▶ _ASSIGNMENT_
Your answer is the listing, printed exactly as given.

▶ _RECORDS FOR THIS EXERCISE_
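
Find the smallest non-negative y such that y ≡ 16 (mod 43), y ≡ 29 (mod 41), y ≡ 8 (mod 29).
29385

Using the Chinese Remainder Theorem:
M = product of moduli = 51127
For equation 1: M_1 = 1189, 1189 ≡ 28 (mod 43), inverse of 1189 mod 43 is 20 (check: 28 × 20 = 560 ≡ 1 (mod 43))
For equation 2: M_2 = 1247, 1247 ≡ 17 (mod 41), inverse of 1247 mod 41 is 29 (check: 17 × 29 = 493 ≡ 1 (mod 41))
For equation 3: M_3 = 1763, 1763 ≡ 23 (mod 29), inverse of 1763 mod 29 is 24 (check: 23 × 24 = 552 ≡ 1 (mod 29))
Combine: y ≡ Σ r_i×M_i×(M_i⁻¹ mod m_i) = 16×1189×20 + 29×1247×29 + 8×1763×24 = 380480 + 1048727 + 338496 = 1767703
1767703 mod 51127 = 29385
y ≡ 29385 (mod 51127)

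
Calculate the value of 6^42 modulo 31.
Using Fermat: 6^{30} ≡ 1 (mod 31). 42 ≡ 12 (mod 30). So 6^{42} ≡ 6^{12} ≡ 1 (mod 31)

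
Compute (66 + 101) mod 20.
7

(66 + 101) = 167
167 mod 20 = 7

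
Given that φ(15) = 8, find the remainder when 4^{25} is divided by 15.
By Euler: 4^{8} ≡ 1 (mod 15) since gcd(4, 15) = 1. 25 = 3×8 + 1. So 4^{25} ≡ 4^{1} ≡ 4 (mod 15)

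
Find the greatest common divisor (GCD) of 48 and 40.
8

Using the Euclidean algorithm:
48 = 1 × 40 + 8
40 = 5 × 8 + 0

GCD(48, 40) = 8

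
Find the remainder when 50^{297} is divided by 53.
By Fermat: 50^{52} ≡ 1 (mod 53). 297 = 5×52 + 37. So 50^{297} ≡ 50^{37} ≡ 21 (mod 53)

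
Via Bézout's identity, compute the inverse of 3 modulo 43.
Extended GCD: 3(-14) + 43(1) = 1. So 3^(-1) ≡ 29 ≡ 29 (mod 43). Verify: 3 × 29 = 87 ≡ 1 (mod 43)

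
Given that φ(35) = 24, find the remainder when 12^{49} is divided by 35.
By Euler: 12^{24} ≡ 1 (mod 35) since gcd(12, 35) = 1. 49 = 2×24 + 1. So 12^{49} ≡ 12^{1} ≡ 12 (mod 35)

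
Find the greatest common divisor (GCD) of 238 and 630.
14

Using the Euclidean algorithm:
238 = 0 × 630 + 238
630 = 2 × 238 + 154
238 = 1 × 154 + 84
154 = 1 × 84 + 70
84 = 1 × 70 + 14
70 = 5 × 14 + 0

GCD(238, 630) = 14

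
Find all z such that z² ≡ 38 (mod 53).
The square roots of 38 mod 53 are 12 and 41. Verify: 12² = 144 ≡ 38 (mod 53)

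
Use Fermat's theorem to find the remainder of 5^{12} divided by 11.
3

By Fermat's Little Theorem, a^(p-1) ≡ 1 (mod p) for prime p and gcd(a, p) = 1
Here p = 11, so 5^10 ≡ 1 (mod 11)
We can reduce the exponent: 12 mod 10 = 2
So 5^12 ≡ 5^2 (mod 11)
Computing: 5^2 mod 11 = 3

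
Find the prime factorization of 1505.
5 × 7 × 43

Divide by primes starting from smallest:
1505 ÷ 5 = 301
301 ÷ 7 = 43
43 ÷ 43 = 1

1505 = 5 × 7 × 43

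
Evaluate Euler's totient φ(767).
696

Prime factorization: 767 = 13 × 59
Using the formula φ(n) = n × Π(1 - 1/p) for each prime factor p:
φ(767) = 767 × (1 - 1/13) × (1 - 1/59)
φ(767) = 696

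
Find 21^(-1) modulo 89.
17

Using Extended Euclidean Algorithm:
gcd(21, 89) = 1
Bezout coefficients: 21 × 17 + 89 × -4 = 1
So 21 × 17 ≡ 1 (mod 89)
The inverse is 17 mod 89 = 17
Verification: 21 × 17 = 357 = 4 × 89 + 1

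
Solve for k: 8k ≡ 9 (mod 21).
9

Since gcd(8, 21) = 1 divides 9, a solution exists.
Multiply both sides by the inverse of 8 mod 21:
  8^(-1) mod 21 = 8
  x ≡ 8 × 9 ≡ 72 ≡ 9 (mod 21)
Verification: 8 × 9 = 72 = 3 × 21 + 9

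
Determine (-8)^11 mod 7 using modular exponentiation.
Using Fermat: (-8)^{6} ≡ 1 (mod 7). 11 ≡ 5 (mod 6). So (-8)^{11} ≡ (-8)^{5} ≡ 6 (mod 7)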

▶ _OUTPUT FOR THIS TASK_
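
Find the smallest non-negative y such that y ≡ 16 (mod 43), y ≡ 29 (mod 41), y ≡ 8 (mod 29).
29385

Using the Chinese Remainder Theorem:
M = product of moduli = 51127
For equation 1: M_1 = 1189, 1189 ≡ 28 (mod 43), inverse of 1189 mod 43 is 20 (check: 28 × 20 = 560 ≡ 1 (mod 43))
For equation 2: M_2 = 1247, 1247 ≡ 17 (mod 41), inverse of 1247 mod 41 is 29 (check: 17 × 29 = 493 ≡ 1 (mod 41))
For equation 3: M_3 = 1763, 1763 ≡ 23 (mod 29), inverse of 1763 mod 29 is 24 (check: 23 × 24 = 552 ≡ 1 (mod 29))
Combine: y ≡ Σ r_i×M_i×(M_i⁻¹ mod m_i) = 16×1189×20 + 29×1247×29 + 8×1763×24 = 380480 + 1048727 + 338496 = 1767703
1767703 mod 51127 = 29385
y ≡ 29385 (mod 51127)

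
Calculate the value of 6^42 modulo 31.
Using Fermat: 6^{30} ≡ 1 (mod 31). 42 ≡ 12 (mod 30). So 6^{42} ≡ 6^{12} ≡ 1 (mod 31)

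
Compute (66 + 101) mod 20.
7

(66 + 101) = 167
167 mod 20 = 7

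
Given that φ(15) = 8, find the remainder when 4^{25} is divided by 15.
By Euler: 4^{8} ≡ 1 (mod 15) since gcd(4, 15) = 1. 25 = 3×8 + 1. So 4^{25} ≡ 4^{1} ≡ 4 (mod 15)

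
Find the greatest common divisor (GCD) of 48 and 40.
8

Using the Euclidean algorithm:
48 = 1 × 40 + 8
40 = 5 × 8 + 0

GCD(48, 40) = 8

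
Find the remainder when 50^{297} is divided by 53.
By Fermat: 50^{52} ≡ 1 (mod 53). 297 = 5×52 + 37. So 50^{297} ≡ 50^{37} ≡ 21 (mod 53)

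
Via Bézout's identity, compute the inverse of 3 modulo 43.
Extended GCD: 3(-14) + 43(1) = 1. So 3^(-1) ≡ 29 ≡ 29 (mod 43). Verify: 3 × 29 = 87 ≡ 1 (mod 43)

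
Given that φ(35) = 24, find the remainder when 12^{49} is divided by 35.
By Euler: 12^{24} ≡ 1 (mod 35) since gcd(12, 35) = 1. 49 = 2×24 + 1. So 12^{49} ≡ 12^{1} ≡ 12 (mod 35)

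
Find the greatest common divisor (GCD) of 238 and 630.
14

Using the Euclidean algorithm:
238 = 0 × 630 + 238
630 = 2 × 238 + 154
238 = 1 × 154 + 84
154 = 1 × 84 + 70
84 = 1 × 70 + 14
70 = 5 × 14 + 0

GCD(238, 630) = 14

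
Find all z such that z² ≡ 38 (mod 53).
The square roots of 38 mod 53 are 12 and 41. Verify: 12² = 144 ≡ 38 (mod 53)

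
Use Fermat's theorem to find the remainder of 5^{12} divided by 11.
3

By Fermat's Little Theorem, a^(p-1) ≡ 1 (mod p) for prime p and gcd(a, p) = 1
Here p = 11, so 5^10 ≡ 1 (mod 11)
We can reduce the exponent: 12 mod 10 = 2
So 5^12 ≡ 5^2 (mod 11)
Computing: 5^2 mod 11 = 3

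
Find the prime factorization of 1505.
5 × 7 × 43

Divide by primes starting from smallest:
1505 ÷ 5 = 301
301 ÷ 7 = 43
43 ÷ 43 = 1

1505 = 5 × 7 × 43

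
Evaluate Euler's totient φ(767).
696

Prime factorization: 767 = 13 × 59
Using the formula φ(n) = n × Π(1 - 1/p) for each prime factor p:
φ(767) = 767 × (1 - 1/13) × (1 - 1/59)
φ(767) = 696

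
Find 21^(-1) modulo 89.
17

Using Extended Euclidean Algorithm:
gcd(21, 89) = 1
Bezout coefficients: 21 × 17 + 89 × -4 = 1
So 21 × 17 ≡ 1 (mod 89)
The inverse is 17 mod 89 = 17
Verification: 21 × 17 = 357 = 4 × 89 + 1

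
Solve for k: 8k ≡ 9 (mod 21).
9

Since gcd(8, 21) = 1 divides 9, a solution exists.
Multiply both sides by the inverse of 8 mod 21:
  8^(-1) mod 21 = 8
  x ≡ 8 × 9 ≡ 72 ≡ 9 (mod 21)
Verification: 8 × 9 = 72 = 3 × 21 + 9

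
Determine (-8)^11 mod 7 using modular exponentiation.
Using Fermat: (-8)^{6} ≡ 1 (mod 7). 11 ≡ 5 (mod 6). So (-8)^{11} ≡ (-8)^{5} ≡ 6 (mod 7)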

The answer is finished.